Which lines run from the line with "At t = 0 the" through the line with "phase 2: p_2 = 0.3784 m, T_2 = 0.379 s" in the entries below? Print them exactly, both ends included, and nothing more.

::: Available data :::

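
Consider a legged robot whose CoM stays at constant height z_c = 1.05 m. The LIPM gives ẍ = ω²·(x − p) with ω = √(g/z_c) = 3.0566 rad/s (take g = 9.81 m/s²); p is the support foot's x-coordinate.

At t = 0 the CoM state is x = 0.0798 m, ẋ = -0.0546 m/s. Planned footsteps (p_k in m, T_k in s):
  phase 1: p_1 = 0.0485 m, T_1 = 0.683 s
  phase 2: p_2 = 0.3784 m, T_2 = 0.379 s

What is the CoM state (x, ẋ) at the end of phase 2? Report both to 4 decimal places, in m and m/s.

x = -0.0252, ẋ = -0.9229

phase 1: p=0.0485, T=0.683, ωT=2.087658, cosh=4.094989, sinh=3.971012; start (x,ẋ)=(0.079800, -0.054600) → end (x,ẋ)=(0.105739, 0.156327)
phase 2: p=0.3784, T=0.379, ωT=1.158451, cosh=1.749485, sinh=1.435513; start (x,ẋ)=(0.105739, 0.156327) → end (x,ẋ)=(-0.025198, -0.922888)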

:::

**Response area**
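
At t = 0 the CoM state is x = 0.0798 m, ẋ = -0.0546 m/s. Planned footsteps (p_k in m, T_k in s):
  phase 1: p_1 = 0.0485 m, T_1 = 0.683 s
  phase 2: p_2 = 0.3784 m, T_2 = 0.379 s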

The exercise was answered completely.